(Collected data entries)

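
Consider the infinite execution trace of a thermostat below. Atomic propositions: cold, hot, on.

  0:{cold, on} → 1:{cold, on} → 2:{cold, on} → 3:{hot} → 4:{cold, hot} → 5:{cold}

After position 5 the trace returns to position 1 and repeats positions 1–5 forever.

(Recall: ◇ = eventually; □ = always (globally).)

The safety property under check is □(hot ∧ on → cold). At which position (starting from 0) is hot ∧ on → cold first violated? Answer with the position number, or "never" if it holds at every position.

never

hot ∧ on → cold holds at every position 0..5, and those are all the positions the trace ever visits, so the invariant □(hot ∧ on → cold) is never violated.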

(TRY IT)
In this exercise, give every record above again exactly.

(RESPONSE AREA)
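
Consider the infinite execution trace of a thermostat below. Atomic propositions: cold, hot, on.

  0:{cold, on} → 1:{cold, on} → 2:{cold, on} → 3:{hot} → 4:{cold, hot} → 5:{cold}

After position 5 the trace returns to position 1 and repeats positions 1–5 forever.

(Recall: ◇ = eventually; □ = always (globally).)

The safety property under check is □(hot ∧ on → cold). At which position (starting from 0) is hot ∧ on → cold first violated? Answer with the position number, or "never" if it holds at every position.

never

hot ∧ on → cold holds at every position 0..5, and those are all the positions the trace ever visits, so the invariant □(hot ∧ on → cold) is never violated.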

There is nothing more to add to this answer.